* **WHAT IS EXPECTED**:
Below is a listing; give only the number of its lines that contain the word "matrix".
++++ SUPPLIED INFORMATION
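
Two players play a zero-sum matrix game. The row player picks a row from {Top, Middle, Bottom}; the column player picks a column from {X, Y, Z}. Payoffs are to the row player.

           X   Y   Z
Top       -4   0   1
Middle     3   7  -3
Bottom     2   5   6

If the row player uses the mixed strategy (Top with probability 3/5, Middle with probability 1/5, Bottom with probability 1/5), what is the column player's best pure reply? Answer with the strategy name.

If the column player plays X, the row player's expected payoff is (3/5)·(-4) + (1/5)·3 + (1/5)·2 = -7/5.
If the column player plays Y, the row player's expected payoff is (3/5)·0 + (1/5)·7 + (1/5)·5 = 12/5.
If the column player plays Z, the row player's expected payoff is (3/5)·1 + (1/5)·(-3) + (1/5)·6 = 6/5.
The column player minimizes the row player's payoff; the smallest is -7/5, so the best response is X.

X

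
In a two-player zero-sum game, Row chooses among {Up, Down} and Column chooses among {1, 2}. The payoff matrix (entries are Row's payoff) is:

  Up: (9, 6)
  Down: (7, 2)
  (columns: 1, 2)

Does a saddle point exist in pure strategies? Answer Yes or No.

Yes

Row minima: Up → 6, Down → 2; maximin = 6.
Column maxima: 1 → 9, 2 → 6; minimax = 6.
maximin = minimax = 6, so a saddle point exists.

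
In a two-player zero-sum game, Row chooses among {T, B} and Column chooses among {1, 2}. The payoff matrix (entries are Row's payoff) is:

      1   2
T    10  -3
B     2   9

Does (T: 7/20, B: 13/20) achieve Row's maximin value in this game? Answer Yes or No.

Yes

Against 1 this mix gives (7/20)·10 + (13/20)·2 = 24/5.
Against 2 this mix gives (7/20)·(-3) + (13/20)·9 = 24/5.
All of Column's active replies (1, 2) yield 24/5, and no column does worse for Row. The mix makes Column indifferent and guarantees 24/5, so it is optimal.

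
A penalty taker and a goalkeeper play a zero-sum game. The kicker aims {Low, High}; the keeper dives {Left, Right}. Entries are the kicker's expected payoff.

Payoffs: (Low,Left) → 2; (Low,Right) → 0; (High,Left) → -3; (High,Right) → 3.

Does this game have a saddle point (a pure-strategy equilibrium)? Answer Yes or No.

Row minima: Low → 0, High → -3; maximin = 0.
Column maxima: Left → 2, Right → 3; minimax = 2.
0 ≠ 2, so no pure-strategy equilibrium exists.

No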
++++++++
* **REPLY**:
3